#### Data provided
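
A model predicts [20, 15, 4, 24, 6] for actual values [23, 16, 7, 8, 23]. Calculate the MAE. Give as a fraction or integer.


MAE = (1/5) * (|23-20|=3 + |16-15|=1 + |7-4|=3 + |8-24|=16 + |23-6|=17). Sum = 40. MAE = 8.

8


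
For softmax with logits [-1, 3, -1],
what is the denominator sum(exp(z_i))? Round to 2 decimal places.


Denom = e^-1=0.3679 + e^3=20.0855 + e^-1=0.3679. Sum = 20.8213, which rounds to 20.82.

20.82


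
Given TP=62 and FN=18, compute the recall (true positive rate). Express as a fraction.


Recall = TP / (TP + FN) = 62 / 80 = 31/40.

31/40


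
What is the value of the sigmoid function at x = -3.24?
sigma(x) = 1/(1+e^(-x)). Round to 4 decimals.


sigma(-3.24) = 1/(1+e^(3.24)) = 1/(1+25.533722) = 1/26.533722 = 0.0377.

0.0377


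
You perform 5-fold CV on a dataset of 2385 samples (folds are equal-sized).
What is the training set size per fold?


Each validation fold has 2385/5 = 477 samples. Training set = 2385 - 477 = 1908.

1908


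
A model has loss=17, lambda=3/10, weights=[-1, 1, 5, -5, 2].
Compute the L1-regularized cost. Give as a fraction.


L1 norm = sum(|w|) = 14. J = 17 + 3/10 * 14 = 106/5.

106/5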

#### The problem
Please retype the listing above with no line missing.

#### Response to this exercise
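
A model predicts [20, 15, 4, 24, 6] for actual values [23, 16, 7, 8, 23]. Calculate the MAE. Give as a fraction or integer.


MAE = (1/5) * (|23-20|=3 + |16-15|=1 + |7-4|=3 + |8-24|=16 + |23-6|=17). Sum = 40. MAE = 8.

8


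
For softmax with logits [-1, 3, -1],
what is the denominator sum(exp(z_i))? Round to 2 decimal places.


Denom = e^-1=0.3679 + e^3=20.0855 + e^-1=0.3679. Sum = 20.8213, which rounds to 20.82.

20.82


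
Given TP=62 and FN=18, compute the recall (true positive rate). Express as a fraction.


Recall = TP / (TP + FN) = 62 / 80 = 31/40.

31/40


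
What is the value of the sigmoid function at x = -3.24?
sigma(x) = 1/(1+e^(-x)). Round to 4 decimals.


sigma(-3.24) = 1/(1+e^(3.24)) = 1/(1+25.533722) = 1/26.533722 = 0.0377.

0.0377


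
You perform 5-fold CV on a dataset of 2385 samples (folds are equal-sized).
What is the training set size per fold?


Each validation fold has 2385/5 = 477 samples. Training set = 2385 - 477 = 1908.

1908


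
A model has loss=17, lambda=3/10, weights=[-1, 1, 5, -5, 2].
Compute the L1-regularized cost. Give as a fraction.


L1 norm = sum(|w|) = 14. J = 17 + 3/10 * 14 = 106/5.

106/5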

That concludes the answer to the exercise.